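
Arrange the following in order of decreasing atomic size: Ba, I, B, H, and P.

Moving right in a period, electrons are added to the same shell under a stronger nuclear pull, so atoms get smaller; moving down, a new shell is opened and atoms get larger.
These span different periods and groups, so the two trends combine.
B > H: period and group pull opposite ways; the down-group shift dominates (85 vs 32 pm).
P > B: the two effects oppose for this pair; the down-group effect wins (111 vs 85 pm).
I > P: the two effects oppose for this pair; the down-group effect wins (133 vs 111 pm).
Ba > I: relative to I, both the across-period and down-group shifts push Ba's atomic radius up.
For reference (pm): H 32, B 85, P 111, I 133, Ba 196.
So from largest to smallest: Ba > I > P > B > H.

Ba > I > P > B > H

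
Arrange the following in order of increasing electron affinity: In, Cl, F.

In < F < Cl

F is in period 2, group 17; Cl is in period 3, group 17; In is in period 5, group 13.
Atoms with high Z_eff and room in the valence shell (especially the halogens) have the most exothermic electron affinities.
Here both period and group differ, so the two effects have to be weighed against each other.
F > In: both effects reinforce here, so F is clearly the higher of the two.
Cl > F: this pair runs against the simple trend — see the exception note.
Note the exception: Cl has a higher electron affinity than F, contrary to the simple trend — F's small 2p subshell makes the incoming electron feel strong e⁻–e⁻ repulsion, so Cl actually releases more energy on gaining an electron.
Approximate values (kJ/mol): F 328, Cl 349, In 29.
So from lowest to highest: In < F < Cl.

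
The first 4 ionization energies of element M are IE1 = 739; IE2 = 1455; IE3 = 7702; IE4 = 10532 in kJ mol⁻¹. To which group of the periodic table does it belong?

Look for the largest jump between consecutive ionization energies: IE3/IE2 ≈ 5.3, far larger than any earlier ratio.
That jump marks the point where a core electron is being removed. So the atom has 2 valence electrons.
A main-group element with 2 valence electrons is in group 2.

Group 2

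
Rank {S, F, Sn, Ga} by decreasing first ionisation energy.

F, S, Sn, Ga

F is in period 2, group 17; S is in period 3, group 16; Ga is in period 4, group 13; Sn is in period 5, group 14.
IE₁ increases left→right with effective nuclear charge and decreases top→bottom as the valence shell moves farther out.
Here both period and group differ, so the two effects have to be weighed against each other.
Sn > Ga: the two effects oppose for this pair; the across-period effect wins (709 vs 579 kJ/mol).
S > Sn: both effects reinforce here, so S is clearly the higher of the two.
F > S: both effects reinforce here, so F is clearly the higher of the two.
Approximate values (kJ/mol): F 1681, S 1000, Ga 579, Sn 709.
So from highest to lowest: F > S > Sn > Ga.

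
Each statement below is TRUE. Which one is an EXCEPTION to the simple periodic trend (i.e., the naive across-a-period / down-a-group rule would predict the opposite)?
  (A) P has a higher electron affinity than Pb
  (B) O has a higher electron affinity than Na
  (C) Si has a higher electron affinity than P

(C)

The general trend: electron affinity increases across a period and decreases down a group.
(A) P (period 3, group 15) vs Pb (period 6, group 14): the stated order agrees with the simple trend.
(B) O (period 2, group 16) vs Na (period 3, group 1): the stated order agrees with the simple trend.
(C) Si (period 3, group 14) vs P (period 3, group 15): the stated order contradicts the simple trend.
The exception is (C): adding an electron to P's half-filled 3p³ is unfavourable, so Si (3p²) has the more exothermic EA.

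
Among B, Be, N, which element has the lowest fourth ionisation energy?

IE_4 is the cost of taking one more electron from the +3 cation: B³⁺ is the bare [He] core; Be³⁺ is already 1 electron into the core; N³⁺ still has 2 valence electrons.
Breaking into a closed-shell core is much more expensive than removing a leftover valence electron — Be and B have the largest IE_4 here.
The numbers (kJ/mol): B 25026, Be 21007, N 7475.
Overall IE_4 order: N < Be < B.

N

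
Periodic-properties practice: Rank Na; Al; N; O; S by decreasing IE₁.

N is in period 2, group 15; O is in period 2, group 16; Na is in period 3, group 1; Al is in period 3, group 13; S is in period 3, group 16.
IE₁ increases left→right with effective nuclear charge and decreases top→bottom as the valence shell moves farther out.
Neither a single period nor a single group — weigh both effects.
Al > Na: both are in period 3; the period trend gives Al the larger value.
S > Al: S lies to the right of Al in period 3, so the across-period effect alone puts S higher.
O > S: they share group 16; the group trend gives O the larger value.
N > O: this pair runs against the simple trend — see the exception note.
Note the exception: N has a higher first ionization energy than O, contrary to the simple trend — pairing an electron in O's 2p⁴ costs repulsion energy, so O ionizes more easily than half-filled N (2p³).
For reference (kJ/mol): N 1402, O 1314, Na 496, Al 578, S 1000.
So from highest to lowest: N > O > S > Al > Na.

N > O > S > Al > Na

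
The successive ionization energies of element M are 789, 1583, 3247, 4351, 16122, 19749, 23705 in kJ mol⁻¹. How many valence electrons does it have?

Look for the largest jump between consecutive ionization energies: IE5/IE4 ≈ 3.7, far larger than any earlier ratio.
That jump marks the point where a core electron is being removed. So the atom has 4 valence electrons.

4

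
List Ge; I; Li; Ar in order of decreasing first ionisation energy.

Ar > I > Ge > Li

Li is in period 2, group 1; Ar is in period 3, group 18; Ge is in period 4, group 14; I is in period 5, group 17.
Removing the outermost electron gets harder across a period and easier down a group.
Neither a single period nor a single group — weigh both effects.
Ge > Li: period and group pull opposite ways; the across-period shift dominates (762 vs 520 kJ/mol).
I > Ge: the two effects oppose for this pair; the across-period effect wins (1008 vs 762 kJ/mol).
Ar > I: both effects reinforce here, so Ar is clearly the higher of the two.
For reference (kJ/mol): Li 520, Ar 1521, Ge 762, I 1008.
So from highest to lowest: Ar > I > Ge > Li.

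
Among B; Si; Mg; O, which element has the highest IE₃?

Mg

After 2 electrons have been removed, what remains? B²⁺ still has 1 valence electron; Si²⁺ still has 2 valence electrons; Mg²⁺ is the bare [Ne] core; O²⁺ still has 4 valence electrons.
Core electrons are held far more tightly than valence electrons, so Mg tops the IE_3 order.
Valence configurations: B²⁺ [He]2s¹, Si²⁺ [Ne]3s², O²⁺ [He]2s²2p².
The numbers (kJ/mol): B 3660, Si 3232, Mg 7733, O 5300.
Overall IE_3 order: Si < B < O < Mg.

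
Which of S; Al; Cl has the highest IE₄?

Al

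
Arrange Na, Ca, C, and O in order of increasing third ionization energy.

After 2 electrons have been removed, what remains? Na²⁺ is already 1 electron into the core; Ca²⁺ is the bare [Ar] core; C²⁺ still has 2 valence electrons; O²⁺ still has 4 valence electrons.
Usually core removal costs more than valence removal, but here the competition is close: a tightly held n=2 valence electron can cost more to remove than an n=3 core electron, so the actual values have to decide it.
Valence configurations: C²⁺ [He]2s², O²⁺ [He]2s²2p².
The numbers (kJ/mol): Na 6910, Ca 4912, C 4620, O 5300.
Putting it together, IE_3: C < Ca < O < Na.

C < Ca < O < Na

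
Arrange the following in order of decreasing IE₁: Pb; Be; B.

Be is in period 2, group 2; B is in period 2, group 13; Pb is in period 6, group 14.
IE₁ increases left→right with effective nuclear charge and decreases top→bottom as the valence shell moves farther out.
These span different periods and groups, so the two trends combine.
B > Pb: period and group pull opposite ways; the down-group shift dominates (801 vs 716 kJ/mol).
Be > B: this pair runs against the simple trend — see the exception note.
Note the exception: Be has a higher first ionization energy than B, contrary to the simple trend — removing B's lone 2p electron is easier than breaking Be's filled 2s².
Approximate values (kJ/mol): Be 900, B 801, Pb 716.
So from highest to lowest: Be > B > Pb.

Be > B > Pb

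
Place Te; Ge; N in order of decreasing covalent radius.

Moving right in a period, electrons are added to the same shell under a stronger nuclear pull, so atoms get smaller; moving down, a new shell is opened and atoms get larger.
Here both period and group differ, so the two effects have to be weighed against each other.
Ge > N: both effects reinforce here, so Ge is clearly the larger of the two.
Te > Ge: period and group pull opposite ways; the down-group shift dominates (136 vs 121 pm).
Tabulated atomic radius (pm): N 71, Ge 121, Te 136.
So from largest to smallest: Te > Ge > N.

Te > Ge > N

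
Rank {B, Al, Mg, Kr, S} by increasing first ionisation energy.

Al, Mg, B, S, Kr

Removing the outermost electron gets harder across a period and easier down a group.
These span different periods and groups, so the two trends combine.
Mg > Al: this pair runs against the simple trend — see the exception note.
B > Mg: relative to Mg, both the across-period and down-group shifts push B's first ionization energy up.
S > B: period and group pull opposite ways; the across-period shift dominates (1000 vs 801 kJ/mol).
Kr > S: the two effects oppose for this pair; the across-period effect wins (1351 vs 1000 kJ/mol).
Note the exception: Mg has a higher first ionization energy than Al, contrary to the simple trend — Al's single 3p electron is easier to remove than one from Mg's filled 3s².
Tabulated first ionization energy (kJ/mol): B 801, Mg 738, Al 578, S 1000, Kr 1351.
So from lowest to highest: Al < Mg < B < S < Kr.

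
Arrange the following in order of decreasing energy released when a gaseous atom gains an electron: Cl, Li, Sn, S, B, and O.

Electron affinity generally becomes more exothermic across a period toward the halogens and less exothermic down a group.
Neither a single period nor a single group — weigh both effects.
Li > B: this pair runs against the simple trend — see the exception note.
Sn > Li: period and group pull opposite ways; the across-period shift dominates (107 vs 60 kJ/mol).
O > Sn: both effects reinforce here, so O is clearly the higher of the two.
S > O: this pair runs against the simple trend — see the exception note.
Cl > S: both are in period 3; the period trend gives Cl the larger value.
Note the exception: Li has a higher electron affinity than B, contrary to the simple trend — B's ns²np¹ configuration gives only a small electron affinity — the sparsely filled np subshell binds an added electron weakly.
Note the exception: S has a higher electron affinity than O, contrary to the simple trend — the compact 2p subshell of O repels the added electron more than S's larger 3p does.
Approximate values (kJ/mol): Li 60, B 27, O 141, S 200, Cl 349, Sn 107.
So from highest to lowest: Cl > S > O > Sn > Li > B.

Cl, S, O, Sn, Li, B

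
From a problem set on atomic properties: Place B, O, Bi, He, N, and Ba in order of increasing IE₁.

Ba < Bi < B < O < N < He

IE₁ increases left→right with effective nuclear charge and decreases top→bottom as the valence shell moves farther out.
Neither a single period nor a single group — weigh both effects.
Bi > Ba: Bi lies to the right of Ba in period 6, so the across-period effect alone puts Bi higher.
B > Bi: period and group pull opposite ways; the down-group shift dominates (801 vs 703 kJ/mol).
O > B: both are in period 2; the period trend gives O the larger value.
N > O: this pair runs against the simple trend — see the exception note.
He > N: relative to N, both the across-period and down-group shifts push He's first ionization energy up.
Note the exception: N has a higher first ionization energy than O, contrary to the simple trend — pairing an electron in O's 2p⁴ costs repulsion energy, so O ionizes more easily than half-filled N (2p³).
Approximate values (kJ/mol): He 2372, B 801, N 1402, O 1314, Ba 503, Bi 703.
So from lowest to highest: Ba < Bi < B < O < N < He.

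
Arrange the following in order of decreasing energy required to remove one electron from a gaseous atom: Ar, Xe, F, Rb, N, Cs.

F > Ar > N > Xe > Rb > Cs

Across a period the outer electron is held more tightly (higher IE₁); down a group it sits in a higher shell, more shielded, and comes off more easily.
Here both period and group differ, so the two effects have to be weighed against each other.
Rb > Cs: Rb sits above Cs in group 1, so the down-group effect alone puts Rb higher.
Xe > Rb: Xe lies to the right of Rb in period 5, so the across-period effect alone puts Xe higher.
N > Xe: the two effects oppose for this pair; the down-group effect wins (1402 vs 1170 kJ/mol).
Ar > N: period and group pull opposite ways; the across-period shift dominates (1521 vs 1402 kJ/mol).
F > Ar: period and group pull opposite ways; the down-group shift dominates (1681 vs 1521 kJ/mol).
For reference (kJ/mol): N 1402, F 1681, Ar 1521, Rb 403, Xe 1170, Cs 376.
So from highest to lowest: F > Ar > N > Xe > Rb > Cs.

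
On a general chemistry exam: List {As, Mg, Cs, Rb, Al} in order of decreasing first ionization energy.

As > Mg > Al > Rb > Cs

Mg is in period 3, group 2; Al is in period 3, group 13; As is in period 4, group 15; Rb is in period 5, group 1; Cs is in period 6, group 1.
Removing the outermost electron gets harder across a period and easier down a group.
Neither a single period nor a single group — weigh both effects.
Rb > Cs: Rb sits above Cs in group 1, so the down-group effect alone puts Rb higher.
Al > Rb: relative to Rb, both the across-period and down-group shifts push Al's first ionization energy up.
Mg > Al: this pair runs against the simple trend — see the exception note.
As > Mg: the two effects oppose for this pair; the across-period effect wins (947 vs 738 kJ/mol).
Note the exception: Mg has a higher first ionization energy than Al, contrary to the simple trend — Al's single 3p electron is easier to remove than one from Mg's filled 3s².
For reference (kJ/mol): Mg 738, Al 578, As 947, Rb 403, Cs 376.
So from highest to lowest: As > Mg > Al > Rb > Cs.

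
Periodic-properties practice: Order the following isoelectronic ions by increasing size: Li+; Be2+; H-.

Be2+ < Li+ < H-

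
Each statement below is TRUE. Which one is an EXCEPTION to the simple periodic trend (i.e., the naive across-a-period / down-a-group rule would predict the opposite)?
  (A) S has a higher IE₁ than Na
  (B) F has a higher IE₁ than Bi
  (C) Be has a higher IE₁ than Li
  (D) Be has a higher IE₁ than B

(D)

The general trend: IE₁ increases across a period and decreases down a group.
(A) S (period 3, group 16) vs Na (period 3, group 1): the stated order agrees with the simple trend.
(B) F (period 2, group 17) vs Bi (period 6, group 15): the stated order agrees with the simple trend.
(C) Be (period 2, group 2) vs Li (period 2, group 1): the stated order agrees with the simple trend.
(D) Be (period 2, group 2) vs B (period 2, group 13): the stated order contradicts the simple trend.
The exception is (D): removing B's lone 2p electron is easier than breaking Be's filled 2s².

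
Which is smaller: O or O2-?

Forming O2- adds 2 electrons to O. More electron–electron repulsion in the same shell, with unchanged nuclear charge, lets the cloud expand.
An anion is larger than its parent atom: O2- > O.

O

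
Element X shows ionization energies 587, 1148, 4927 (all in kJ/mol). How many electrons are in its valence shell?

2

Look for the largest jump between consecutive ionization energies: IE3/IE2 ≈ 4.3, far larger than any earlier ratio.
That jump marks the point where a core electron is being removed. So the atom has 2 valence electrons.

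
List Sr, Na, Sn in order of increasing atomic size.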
--
WHAT NEEDS TO BE DONE: Your reply is to repeat, unchanged, the lines above running from the one with "(A) S has a higher IE₁ than Na" up to and including the one with "(C) Be has a higher IE₁ than Li".

EXERCISE SOLUTION:
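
  (A) S has a higher IE₁ than Na
  (B) F has a higher IE₁ than Bi
  (C) Be has a higher IE₁ than Li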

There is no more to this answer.